● EXERCISE GOAL
Repeat the records below exactly as they appear.

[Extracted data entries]
======

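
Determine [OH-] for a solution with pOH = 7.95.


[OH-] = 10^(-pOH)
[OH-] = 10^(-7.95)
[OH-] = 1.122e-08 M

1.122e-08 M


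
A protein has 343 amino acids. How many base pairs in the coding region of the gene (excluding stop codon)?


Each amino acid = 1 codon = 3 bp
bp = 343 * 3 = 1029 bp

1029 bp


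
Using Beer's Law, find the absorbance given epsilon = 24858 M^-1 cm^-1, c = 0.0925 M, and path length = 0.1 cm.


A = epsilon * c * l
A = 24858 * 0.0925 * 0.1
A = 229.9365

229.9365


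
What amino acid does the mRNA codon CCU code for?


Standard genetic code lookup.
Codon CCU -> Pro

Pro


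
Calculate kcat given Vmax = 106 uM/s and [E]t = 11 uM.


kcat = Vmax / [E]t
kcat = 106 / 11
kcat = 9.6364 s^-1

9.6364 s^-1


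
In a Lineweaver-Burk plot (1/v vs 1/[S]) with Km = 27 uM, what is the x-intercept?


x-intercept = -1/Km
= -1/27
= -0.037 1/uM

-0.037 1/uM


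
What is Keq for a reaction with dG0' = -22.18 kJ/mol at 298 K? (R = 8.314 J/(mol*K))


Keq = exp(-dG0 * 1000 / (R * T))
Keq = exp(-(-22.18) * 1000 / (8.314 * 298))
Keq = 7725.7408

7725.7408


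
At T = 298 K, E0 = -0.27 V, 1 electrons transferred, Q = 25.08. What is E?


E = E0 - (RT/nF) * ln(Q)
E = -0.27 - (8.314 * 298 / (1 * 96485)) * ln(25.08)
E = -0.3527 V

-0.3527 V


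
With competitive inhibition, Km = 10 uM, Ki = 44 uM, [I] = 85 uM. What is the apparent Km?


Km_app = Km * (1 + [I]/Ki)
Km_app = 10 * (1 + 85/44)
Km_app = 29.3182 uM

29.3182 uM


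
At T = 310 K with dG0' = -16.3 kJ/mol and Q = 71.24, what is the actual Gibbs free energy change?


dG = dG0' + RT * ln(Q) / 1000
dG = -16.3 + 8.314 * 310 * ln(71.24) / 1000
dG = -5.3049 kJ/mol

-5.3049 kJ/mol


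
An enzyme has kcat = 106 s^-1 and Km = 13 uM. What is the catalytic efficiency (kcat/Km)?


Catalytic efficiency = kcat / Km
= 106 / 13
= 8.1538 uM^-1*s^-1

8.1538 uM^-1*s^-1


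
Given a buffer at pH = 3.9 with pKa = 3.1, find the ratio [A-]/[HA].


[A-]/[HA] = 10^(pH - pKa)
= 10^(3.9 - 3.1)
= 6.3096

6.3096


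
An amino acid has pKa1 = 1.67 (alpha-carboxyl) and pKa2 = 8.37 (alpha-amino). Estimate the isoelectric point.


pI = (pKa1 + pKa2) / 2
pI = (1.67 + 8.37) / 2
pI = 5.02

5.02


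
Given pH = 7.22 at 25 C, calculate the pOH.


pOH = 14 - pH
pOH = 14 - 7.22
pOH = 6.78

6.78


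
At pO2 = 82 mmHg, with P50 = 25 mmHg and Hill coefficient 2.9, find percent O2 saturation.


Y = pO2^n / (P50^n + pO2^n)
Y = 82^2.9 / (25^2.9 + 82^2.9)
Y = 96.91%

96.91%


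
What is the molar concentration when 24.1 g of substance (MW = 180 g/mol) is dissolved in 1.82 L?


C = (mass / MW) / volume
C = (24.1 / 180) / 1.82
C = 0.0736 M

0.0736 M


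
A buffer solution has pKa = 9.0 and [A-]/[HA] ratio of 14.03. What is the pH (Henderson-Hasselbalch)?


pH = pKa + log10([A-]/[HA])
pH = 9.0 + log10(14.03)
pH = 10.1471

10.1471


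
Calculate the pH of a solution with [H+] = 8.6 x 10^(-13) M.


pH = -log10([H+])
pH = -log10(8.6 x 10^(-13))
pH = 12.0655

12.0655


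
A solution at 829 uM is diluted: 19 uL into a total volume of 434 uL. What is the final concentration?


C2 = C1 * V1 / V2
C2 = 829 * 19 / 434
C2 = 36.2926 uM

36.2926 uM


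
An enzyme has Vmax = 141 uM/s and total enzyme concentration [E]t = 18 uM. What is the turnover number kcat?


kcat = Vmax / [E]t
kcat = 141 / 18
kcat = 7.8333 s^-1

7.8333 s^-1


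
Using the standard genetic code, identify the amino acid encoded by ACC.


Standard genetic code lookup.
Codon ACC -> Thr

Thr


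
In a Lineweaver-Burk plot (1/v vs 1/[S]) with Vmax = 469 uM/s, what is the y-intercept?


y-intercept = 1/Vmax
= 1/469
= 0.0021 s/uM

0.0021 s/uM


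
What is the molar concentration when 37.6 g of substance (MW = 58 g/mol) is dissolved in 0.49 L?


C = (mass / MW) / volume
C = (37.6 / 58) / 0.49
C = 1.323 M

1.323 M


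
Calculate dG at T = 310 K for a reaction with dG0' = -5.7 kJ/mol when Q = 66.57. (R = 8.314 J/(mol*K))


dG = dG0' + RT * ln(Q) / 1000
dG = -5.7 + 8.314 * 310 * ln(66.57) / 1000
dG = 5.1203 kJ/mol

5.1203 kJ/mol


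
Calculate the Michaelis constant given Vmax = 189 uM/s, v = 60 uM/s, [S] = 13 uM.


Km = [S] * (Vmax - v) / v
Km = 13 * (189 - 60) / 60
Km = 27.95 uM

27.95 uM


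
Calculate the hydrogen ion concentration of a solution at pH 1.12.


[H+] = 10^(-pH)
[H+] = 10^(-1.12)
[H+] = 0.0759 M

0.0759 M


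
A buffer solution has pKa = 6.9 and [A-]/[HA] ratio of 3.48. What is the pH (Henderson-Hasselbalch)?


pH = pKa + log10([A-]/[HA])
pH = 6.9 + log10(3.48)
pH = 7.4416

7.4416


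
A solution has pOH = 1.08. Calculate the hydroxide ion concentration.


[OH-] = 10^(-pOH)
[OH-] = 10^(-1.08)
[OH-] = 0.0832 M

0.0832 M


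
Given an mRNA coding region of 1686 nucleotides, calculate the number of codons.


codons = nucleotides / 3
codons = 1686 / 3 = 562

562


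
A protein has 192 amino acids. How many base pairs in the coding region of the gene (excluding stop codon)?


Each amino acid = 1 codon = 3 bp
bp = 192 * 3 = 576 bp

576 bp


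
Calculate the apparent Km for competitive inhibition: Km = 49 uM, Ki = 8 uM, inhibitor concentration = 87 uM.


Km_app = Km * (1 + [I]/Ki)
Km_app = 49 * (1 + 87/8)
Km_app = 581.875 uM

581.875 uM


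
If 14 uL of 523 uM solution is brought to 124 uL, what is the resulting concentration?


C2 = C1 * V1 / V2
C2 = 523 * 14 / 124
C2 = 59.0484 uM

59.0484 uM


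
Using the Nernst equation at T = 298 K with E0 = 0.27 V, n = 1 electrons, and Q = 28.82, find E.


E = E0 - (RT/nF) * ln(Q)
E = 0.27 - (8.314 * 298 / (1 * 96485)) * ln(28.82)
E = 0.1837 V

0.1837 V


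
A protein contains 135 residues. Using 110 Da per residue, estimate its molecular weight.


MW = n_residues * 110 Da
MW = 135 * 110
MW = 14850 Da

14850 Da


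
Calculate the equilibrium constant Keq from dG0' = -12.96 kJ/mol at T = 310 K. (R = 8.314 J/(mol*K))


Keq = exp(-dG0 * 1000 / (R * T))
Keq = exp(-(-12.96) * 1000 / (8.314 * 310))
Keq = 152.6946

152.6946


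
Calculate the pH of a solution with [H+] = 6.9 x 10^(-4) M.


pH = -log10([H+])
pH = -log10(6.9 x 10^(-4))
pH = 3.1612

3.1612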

======

● ANSWER BOX
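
Determine [OH-] for a solution with pOH = 7.95.


[OH-] = 10^(-pOH)
[OH-] = 10^(-7.95)
[OH-] = 1.122e-08 M

1.122e-08 M


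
A protein has 343 amino acids. How many base pairs in the coding region of the gene (excluding stop codon)?


Each amino acid = 1 codon = 3 bp
bp = 343 * 3 = 1029 bp

1029 bp


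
Using Beer's Law, find the absorbance given epsilon = 24858 M^-1 cm^-1, c = 0.0925 M, and path length = 0.1 cm.


A = epsilon * c * l
A = 24858 * 0.0925 * 0.1
A = 229.9365

229.9365


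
What amino acid does the mRNA codon CCU code for?


Standard genetic code lookup.
Codon CCU -> Pro

Pro


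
Calculate kcat given Vmax = 106 uM/s and [E]t = 11 uM.


kcat = Vmax / [E]t
kcat = 106 / 11
kcat = 9.6364 s^-1

9.6364 s^-1


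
In a Lineweaver-Burk plot (1/v vs 1/[S]) with Km = 27 uM, what is the x-intercept?


x-intercept = -1/Km
= -1/27
= -0.037 1/uM

-0.037 1/uM


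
What is Keq for a reaction with dG0' = -22.18 kJ/mol at 298 K? (R = 8.314 J/(mol*K))


Keq = exp(-dG0 * 1000 / (R * T))
Keq = exp(-(-22.18) * 1000 / (8.314 * 298))
Keq = 7725.7408

7725.7408


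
At T = 298 K, E0 = -0.27 V, 1 electrons transferred, Q = 25.08. What is E?


E = E0 - (RT/nF) * ln(Q)
E = -0.27 - (8.314 * 298 / (1 * 96485)) * ln(25.08)
E = -0.3527 V

-0.3527 V


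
With competitive inhibition, Km = 10 uM, Ki = 44 uM, [I] = 85 uM. What is the apparent Km?


Km_app = Km * (1 + [I]/Ki)
Km_app = 10 * (1 + 85/44)
Km_app = 29.3182 uM

29.3182 uM


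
At T = 310 K with dG0' = -16.3 kJ/mol and Q = 71.24, what is the actual Gibbs free energy change?


dG = dG0' + RT * ln(Q) / 1000
dG = -16.3 + 8.314 * 310 * ln(71.24) / 1000
dG = -5.3049 kJ/mol

-5.3049 kJ/mol


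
An enzyme has kcat = 106 s^-1 and Km = 13 uM. What is the catalytic efficiency (kcat/Km)?


Catalytic efficiency = kcat / Km
= 106 / 13
= 8.1538 uM^-1*s^-1

8.1538 uM^-1*s^-1


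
Given a buffer at pH = 3.9 with pKa = 3.1, find the ratio [A-]/[HA].


[A-]/[HA] = 10^(pH - pKa)
= 10^(3.9 - 3.1)
= 6.3096

6.3096


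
An amino acid has pKa1 = 1.67 (alpha-carboxyl) and pKa2 = 8.37 (alpha-amino). Estimate the isoelectric point.


pI = (pKa1 + pKa2) / 2
pI = (1.67 + 8.37) / 2
pI = 5.02

5.02


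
Given pH = 7.22 at 25 C, calculate the pOH.


pOH = 14 - pH
pOH = 14 - 7.22
pOH = 6.78

6.78


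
At pO2 = 82 mmHg, with P50 = 25 mmHg and Hill coefficient 2.9, find percent O2 saturation.


Y = pO2^n / (P50^n + pO2^n)
Y = 82^2.9 / (25^2.9 + 82^2.9)
Y = 96.91%

96.91%


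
What is the molar concentration when 24.1 g of substance (MW = 180 g/mol) is dissolved in 1.82 L?


C = (mass / MW) / volume
C = (24.1 / 180) / 1.82
C = 0.0736 M

0.0736 M


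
A buffer solution has pKa = 9.0 and [A-]/[HA] ratio of 14.03. What is the pH (Henderson-Hasselbalch)?


pH = pKa + log10([A-]/[HA])
pH = 9.0 + log10(14.03)
pH = 10.1471

10.1471


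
Calculate the pH of a solution with [H+] = 8.6 x 10^(-13) M.


pH = -log10([H+])
pH = -log10(8.6 x 10^(-13))
pH = 12.0655

12.0655


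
A solution at 829 uM is diluted: 19 uL into a total volume of 434 uL. What is the final concentration?


C2 = C1 * V1 / V2
C2 = 829 * 19 / 434
C2 = 36.2926 uM

36.2926 uM


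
An enzyme has Vmax = 141 uM/s and total enzyme concentration [E]t = 18 uM. What is the turnover number kcat?


kcat = Vmax / [E]t
kcat = 141 / 18
kcat = 7.8333 s^-1

7.8333 s^-1


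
Using the standard genetic code, identify the amino acid encoded by ACC.


Standard genetic code lookup.
Codon ACC -> Thr

Thr


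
In a Lineweaver-Burk plot (1/v vs 1/[S]) with Vmax = 469 uM/s, what is the y-intercept?


y-intercept = 1/Vmax
= 1/469
= 0.0021 s/uM

0.0021 s/uM


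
What is the molar concentration when 37.6 g of substance (MW = 58 g/mol) is dissolved in 0.49 L?


C = (mass / MW) / volume
C = (37.6 / 58) / 0.49
C = 1.323 M

1.323 M


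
Calculate dG at T = 310 K for a reaction with dG0' = -5.7 kJ/mol when Q = 66.57. (R = 8.314 J/(mol*K))


dG = dG0' + RT * ln(Q) / 1000
dG = -5.7 + 8.314 * 310 * ln(66.57) / 1000
dG = 5.1203 kJ/mol

5.1203 kJ/mol


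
Calculate the Michaelis constant given Vmax = 189 uM/s, v = 60 uM/s, [S] = 13 uM.


Km = [S] * (Vmax - v) / v
Km = 13 * (189 - 60) / 60
Km = 27.95 uM

27.95 uM


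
Calculate the hydrogen ion concentration of a solution at pH 1.12.


[H+] = 10^(-pH)
[H+] = 10^(-1.12)
[H+] = 0.0759 M

0.0759 M


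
A buffer solution has pKa = 6.9 and [A-]/[HA] ratio of 3.48. What is the pH (Henderson-Hasselbalch)?


pH = pKa + log10([A-]/[HA])
pH = 6.9 + log10(3.48)
pH = 7.4416

7.4416


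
A solution has pOH = 1.08. Calculate the hydroxide ion concentration.


[OH-] = 10^(-pOH)
[OH-] = 10^(-1.08)
[OH-] = 0.0832 M

0.0832 M


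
Given an mRNA coding region of 1686 nucleotides, calculate the number of codons.


codons = nucleotides / 3
codons = 1686 / 3 = 562

562


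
A protein has 192 amino acids. How many base pairs in the coding region of the gene (excluding stop codon)?


Each amino acid = 1 codon = 3 bp
bp = 192 * 3 = 576 bp

576 bp


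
Calculate the apparent Km for competitive inhibition: Km = 49 uM, Ki = 8 uM, inhibitor concentration = 87 uM.


Km_app = Km * (1 + [I]/Ki)
Km_app = 49 * (1 + 87/8)
Km_app = 581.875 uM

581.875 uM


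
If 14 uL of 523 uM solution is brought to 124 uL, what is the resulting concentration?


C2 = C1 * V1 / V2
C2 = 523 * 14 / 124
C2 = 59.0484 uM

59.0484 uM


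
Using the Nernst equation at T = 298 K with E0 = 0.27 V, n = 1 electrons, and Q = 28.82, find E.


E = E0 - (RT/nF) * ln(Q)
E = 0.27 - (8.314 * 298 / (1 * 96485)) * ln(28.82)
E = 0.1837 V

0.1837 V


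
A protein contains 135 residues. Using 110 Da per residue, estimate its molecular weight.


MW = n_residues * 110 Da
MW = 135 * 110
MW = 14850 Da

14850 Da


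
Calculate the equilibrium constant Keq from dG0' = -12.96 kJ/mol at T = 310 K. (R = 8.314 J/(mol*K))


Keq = exp(-dG0 * 1000 / (R * T))
Keq = exp(-(-12.96) * 1000 / (8.314 * 310))
Keq = 152.6946

152.6946


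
Calculate the pH of a solution with [H+] = 6.9 x 10^(-4) M.


pH = -log10([H+])
pH = -log10(6.9 x 10^(-4))
pH = 3.1612

3.1612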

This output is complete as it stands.